◆ **Exercise**: A faithful transcription of the entries below is required.
Content starts
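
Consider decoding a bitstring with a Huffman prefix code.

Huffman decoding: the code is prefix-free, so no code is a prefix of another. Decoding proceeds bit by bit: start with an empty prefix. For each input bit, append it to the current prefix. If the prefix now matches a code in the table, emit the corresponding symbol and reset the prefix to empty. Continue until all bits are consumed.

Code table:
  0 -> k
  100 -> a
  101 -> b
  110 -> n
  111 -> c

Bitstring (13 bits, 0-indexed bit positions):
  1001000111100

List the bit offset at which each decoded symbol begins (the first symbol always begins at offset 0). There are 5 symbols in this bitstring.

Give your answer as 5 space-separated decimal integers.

Answer: 0 3 6 7 10

Derivation:
Bit 0: prefix='1' (no match yet)
Bit 1: prefix='10' (no match yet)
Bit 2: prefix='100' -> emit 'a', reset
Bit 3: prefix='1' (no match yet)
Bit 4: prefix='10' (no match yet)
Bit 5: prefix='100' -> emit 'a', reset
Bit 6: prefix='0' -> emit 'k', reset
Bit 7: prefix='1' (no match yet)
Bit 8: prefix='11' (no match yet)
Bit 9: prefix='111' -> emit 'c', reset
Bit 10: prefix='1' (no match yet)
Bit 11: prefix='10' (no match yet)
Bit 12: prefix='100' -> emit 'a', reset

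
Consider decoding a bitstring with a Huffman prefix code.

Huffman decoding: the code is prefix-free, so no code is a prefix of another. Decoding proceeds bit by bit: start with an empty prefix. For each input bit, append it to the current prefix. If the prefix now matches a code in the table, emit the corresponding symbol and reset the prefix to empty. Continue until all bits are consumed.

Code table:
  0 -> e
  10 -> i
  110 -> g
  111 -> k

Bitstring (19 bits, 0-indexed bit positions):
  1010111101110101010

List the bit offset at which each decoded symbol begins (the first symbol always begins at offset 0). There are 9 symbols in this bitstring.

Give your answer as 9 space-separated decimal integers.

Answer: 0 2 4 7 9 12 13 15 17

Derivation:
Bit 0: prefix='1' (no match yet)
Bit 1: prefix='10' -> emit 'i', reset
Bit 2: prefix='1' (no match yet)
Bit 3: prefix='10' -> emit 'i', reset
Bit 4: prefix='1' (no match yet)
Bit 5: prefix='11' (no match yet)
Bit 6: prefix='111' -> emit 'k', reset
Bit 7: prefix='1' (no match yet)
Bit 8: prefix='10' -> emit 'i', reset
Bit 9: prefix='1' (no match yet)
Bit 10: prefix='11' (no match yet)
Bit 11: prefix='111' -> emit 'k', reset
Bit 12: prefix='0' -> emit 'e', reset
Bit 13: prefix='1' (no match yet)
Bit 14: prefix='10' -> emit 'i', reset
Bit 15: prefix='1' (no match yet)
Bit 16: prefix='10' -> emit 'i', reset
Bit 17: prefix='1' (no match yet)
Bit 18: prefix='10' -> emit 'i', reset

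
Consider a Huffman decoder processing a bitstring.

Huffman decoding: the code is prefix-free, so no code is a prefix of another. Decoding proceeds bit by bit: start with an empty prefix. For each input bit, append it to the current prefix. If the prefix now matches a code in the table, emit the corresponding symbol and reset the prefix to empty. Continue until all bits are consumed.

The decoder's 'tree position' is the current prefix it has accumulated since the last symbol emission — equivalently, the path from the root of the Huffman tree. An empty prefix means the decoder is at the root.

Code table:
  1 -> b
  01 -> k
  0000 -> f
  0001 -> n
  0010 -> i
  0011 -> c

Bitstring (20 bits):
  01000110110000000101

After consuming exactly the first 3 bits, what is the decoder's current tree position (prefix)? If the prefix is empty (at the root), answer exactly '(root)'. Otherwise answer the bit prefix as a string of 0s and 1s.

Answer: 0

Derivation:
Bit 0: prefix='0' (no match yet)
Bit 1: prefix='01' -> emit 'k', reset
Bit 2: prefix='0' (no match yet)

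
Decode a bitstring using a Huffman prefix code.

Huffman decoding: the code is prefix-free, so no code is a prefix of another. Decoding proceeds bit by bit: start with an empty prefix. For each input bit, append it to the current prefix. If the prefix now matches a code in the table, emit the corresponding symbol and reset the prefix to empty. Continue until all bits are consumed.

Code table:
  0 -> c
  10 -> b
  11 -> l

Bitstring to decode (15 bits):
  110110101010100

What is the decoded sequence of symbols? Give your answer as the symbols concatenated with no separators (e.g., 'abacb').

Bit 0: prefix='1' (no match yet)
Bit 1: prefix='11' -> emit 'l', reset
Bit 2: prefix='0' -> emit 'c', reset
Bit 3: prefix='1' (no match yet)
Bit 4: prefix='11' -> emit 'l', reset
Bit 5: prefix='0' -> emit 'c', reset
Bit 6: prefix='1' (no match yet)
Bit 7: prefix='10' -> emit 'b', reset
Bit 8: prefix='1' (no match yet)
Bit 9: prefix='10' -> emit 'b', reset
Bit 10: prefix='1' (no match yet)
Bit 11: prefix='10' -> emit 'b', reset
Bit 12: prefix='1' (no match yet)
Bit 13: prefix='10' -> emit 'b', reset
Bit 14: prefix='0' -> emit 'c', reset

Answer: lclcbbbbc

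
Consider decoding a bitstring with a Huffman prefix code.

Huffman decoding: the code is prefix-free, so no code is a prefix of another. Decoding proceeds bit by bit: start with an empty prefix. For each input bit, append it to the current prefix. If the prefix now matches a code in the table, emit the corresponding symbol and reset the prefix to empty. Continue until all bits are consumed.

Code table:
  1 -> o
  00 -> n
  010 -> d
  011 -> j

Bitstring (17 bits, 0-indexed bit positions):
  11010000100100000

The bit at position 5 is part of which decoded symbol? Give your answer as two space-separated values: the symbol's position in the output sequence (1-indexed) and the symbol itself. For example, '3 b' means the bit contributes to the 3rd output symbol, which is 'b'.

Answer: 4 n

Derivation:
Bit 0: prefix='1' -> emit 'o', reset
Bit 1: prefix='1' -> emit 'o', reset
Bit 2: prefix='0' (no match yet)
Bit 3: prefix='01' (no match yet)
Bit 4: prefix='010' -> emit 'd', reset
Bit 5: prefix='0' (no match yet)
Bit 6: prefix='00' -> emit 'n', reset
Bit 7: prefix='0' (no match yet)
Bit 8: prefix='01' (no match yet)
Bit 9: prefix='010' -> emit 'd', reset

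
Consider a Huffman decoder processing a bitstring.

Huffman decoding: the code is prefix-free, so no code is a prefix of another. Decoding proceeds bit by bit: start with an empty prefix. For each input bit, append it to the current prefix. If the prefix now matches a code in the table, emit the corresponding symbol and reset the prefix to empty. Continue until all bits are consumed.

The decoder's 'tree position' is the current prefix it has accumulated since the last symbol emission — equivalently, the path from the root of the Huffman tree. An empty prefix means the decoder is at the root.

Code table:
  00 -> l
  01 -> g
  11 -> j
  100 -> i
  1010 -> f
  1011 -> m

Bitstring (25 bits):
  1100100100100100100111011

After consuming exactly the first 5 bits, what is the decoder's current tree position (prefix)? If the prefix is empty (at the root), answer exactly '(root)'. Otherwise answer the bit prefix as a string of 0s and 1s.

Bit 0: prefix='1' (no match yet)
Bit 1: prefix='11' -> emit 'j', reset
Bit 2: prefix='0' (no match yet)
Bit 3: prefix='00' -> emit 'l', reset
Bit 4: prefix='1' (no match yet)

Answer: 1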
Content ends
◆ **Solution to the exercise**:
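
Consider decoding a bitstring with a Huffman prefix code.

Huffman decoding: the code is prefix-free, so no code is a prefix of another. Decoding proceeds bit by bit: start with an empty prefix. For each input bit, append it to the current prefix. If the prefix now matches a code in the table, emit the corresponding symbol and reset the prefix to empty. Continue until all bits are consumed.

Code table:
  0 -> k
  100 -> a
  101 -> b
  110 -> n
  111 -> c

Bitstring (13 bits, 0-indexed bit positions):
  1001000111100

List the bit offset at which each decoded symbol begins (the first symbol always begins at offset 0). There are 5 symbols in this bitstring.

Give your answer as 5 space-separated decimal integers.

Answer: 0 3 6 7 10

Derivation:
Bit 0: prefix='1' (no match yet)
Bit 1: prefix='10' (no match yet)
Bit 2: prefix='100' -> emit 'a', reset
Bit 3: prefix='1' (no match yet)
Bit 4: prefix='10' (no match yet)
Bit 5: prefix='100' -> emit 'a', reset
Bit 6: prefix='0' -> emit 'k', reset
Bit 7: prefix='1' (no match yet)
Bit 8: prefix='11' (no match yet)
Bit 9: prefix='111' -> emit 'c', reset
Bit 10: prefix='1' (no match yet)
Bit 11: prefix='10' (no match yet)
Bit 12: prefix='100' -> emit 'a', reset

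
Consider decoding a bitstring with a Huffman prefix code.

Huffman decoding: the code is prefix-free, so no code is a prefix of another. Decoding proceeds bit by bit: start with an empty prefix. For each input bit, append it to the current prefix. If the prefix now matches a code in the table, emit the corresponding symbol and reset the prefix to empty. Continue until all bits are consumed.

Code table:
  0 -> e
  10 -> i
  110 -> g
  111 -> k

Bitstring (19 bits, 0-indexed bit positions):
  1010111101110101010

List the bit offset at which each decoded symbol begins (the first symbol always begins at offset 0). There are 9 symbols in this bitstring.

Give your answer as 9 space-separated decimal integers.

Answer: 0 2 4 7 9 12 13 15 17

Derivation:
Bit 0: prefix='1' (no match yet)
Bit 1: prefix='10' -> emit 'i', reset
Bit 2: prefix='1' (no match yet)
Bit 3: prefix='10' -> emit 'i', reset
Bit 4: prefix='1' (no match yet)
Bit 5: prefix='11' (no match yet)
Bit 6: prefix='111' -> emit 'k', reset
Bit 7: prefix='1' (no match yet)
Bit 8: prefix='10' -> emit 'i', reset
Bit 9: prefix='1' (no match yet)
Bit 10: prefix='11' (no match yet)
Bit 11: prefix='111' -> emit 'k', reset
Bit 12: prefix='0' -> emit 'e', reset
Bit 13: prefix='1' (no match yet)
Bit 14: prefix='10' -> emit 'i', reset
Bit 15: prefix='1' (no match yet)
Bit 16: prefix='10' -> emit 'i', reset
Bit 17: prefix='1' (no match yet)
Bit 18: prefix='10' -> emit 'i', reset

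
Consider a Huffman decoder processing a bitstring.

Huffman decoding: the code is prefix-free, so no code is a prefix of another. Decoding proceeds bit by bit: start with an empty prefix. For each input bit, append it to the current prefix. If the prefix now matches a code in the table, emit the corresponding symbol and reset the prefix to empty. Continue until all bits are consumed.

The decoder's 'tree position' is the current prefix it has accumulated since the last symbol emission — equivalently, the path from the root of the Huffman tree. An empty prefix means the decoder is at the root.

Code table:
  1 -> b
  01 -> k
  0000 -> f
  0001 -> n
  0010 -> i
  0011 -> c

Bitstring (20 bits):
  01000110110000000101

After consuming exactly the first 3 bits, what is the decoder's current tree position (prefix)? If the prefix is empty (at the root), answer exactly '(root)'. Otherwise answer the bit prefix as a string of 0s and 1s.

Answer: 0

Derivation:
Bit 0: prefix='0' (no match yet)
Bit 1: prefix='01' -> emit 'k', reset
Bit 2: prefix='0' (no match yet)

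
Decode a bitstring using a Huffman prefix code.

Huffman decoding: the code is prefix-free, so no code is a prefix of another. Decoding proceeds bit by bit: start with an empty prefix. For each input bit, append it to the current prefix. If the prefix now matches a code in the table, emit the corresponding symbol and reset the prefix to empty. Continue until all bits are consumed.

Code table:
  0 -> c
  10 -> b
  11 -> l

Bitstring to decode (15 bits):
  110110101010100

What is the decoded sequence of symbols? Give your answer as the symbols concatenated with no separators (e.g., 'abacb').

Bit 0: prefix='1' (no match yet)
Bit 1: prefix='11' -> emit 'l', reset
Bit 2: prefix='0' -> emit 'c', reset
Bit 3: prefix='1' (no match yet)
Bit 4: prefix='11' -> emit 'l', reset
Bit 5: prefix='0' -> emit 'c', reset
Bit 6: prefix='1' (no match yet)
Bit 7: prefix='10' -> emit 'b', reset
Bit 8: prefix='1' (no match yet)
Bit 9: prefix='10' -> emit 'b', reset
Bit 10: prefix='1' (no match yet)
Bit 11: prefix='10' -> emit 'b', reset
Bit 12: prefix='1' (no match yet)
Bit 13: prefix='10' -> emit 'b', reset
Bit 14: prefix='0' -> emit 'c', reset

Answer: lclcbbbbc

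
Consider decoding a bitstring with a Huffman prefix code.

Huffman decoding: the code is prefix-free, so no code is a prefix of another. Decoding proceeds bit by bit: start with an empty prefix. For each input bit, append it to the current prefix. If the prefix now matches a code in the table, emit the corresponding symbol and reset the prefix to empty. Continue until all bits are consumed.

Code table:
  1 -> o
  00 -> n
  010 -> d
  011 -> j

Bitstring (17 bits, 0-indexed bit positions):
  11010000100100000

The bit at position 5 is part of which decoded symbol? Give your answer as two space-separated values: the symbol's position in the output sequence (1-indexed) and the symbol itself. For example, '3 b' means the bit contributes to the 3rd output symbol, which is 'b'.

Answer: 4 n

Derivation:
Bit 0: prefix='1' -> emit 'o', reset
Bit 1: prefix='1' -> emit 'o', reset
Bit 2: prefix='0' (no match yet)
Bit 3: prefix='01' (no match yet)
Bit 4: prefix='010' -> emit 'd', reset
Bit 5: prefix='0' (no match yet)
Bit 6: prefix='00' -> emit 'n', reset
Bit 7: prefix='0' (no match yet)
Bit 8: prefix='01' (no match yet)
Bit 9: prefix='010' -> emit 'd', reset

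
Consider a Huffman decoder processing a bitstring.

Huffman decoding: the code is prefix-free, so no code is a prefix of another. Decoding proceeds bit by bit: start with an empty prefix. For each input bit, append it to the current prefix. If the prefix now matches a code in the table, emit the corresponding symbol and reset the prefix to empty. Continue until all bits are consumed.

The decoder's 'tree position' is the current prefix it has accumulated since the last symbol emission — equivalently, the path from the root of the Huffman tree. An empty prefix means the decoder is at the root.

Code table:
  00 -> l
  01 -> g
  11 -> j
  100 -> i
  1010 -> f
  1011 -> m

Bitstring (25 bits):
  1100100100100100100111011

After consuming exactly the first 5 bits, what is the decoder's current tree position (prefix)? If the prefix is empty (at the root), answer exactly '(root)'. Otherwise answer the bit prefix as a string of 0s and 1s.

Bit 0: prefix='1' (no match yet)
Bit 1: prefix='11' -> emit 'j', reset
Bit 2: prefix='0' (no match yet)
Bit 3: prefix='00' -> emit 'l', reset
Bit 4: prefix='1' (no match yet)

Answer: 1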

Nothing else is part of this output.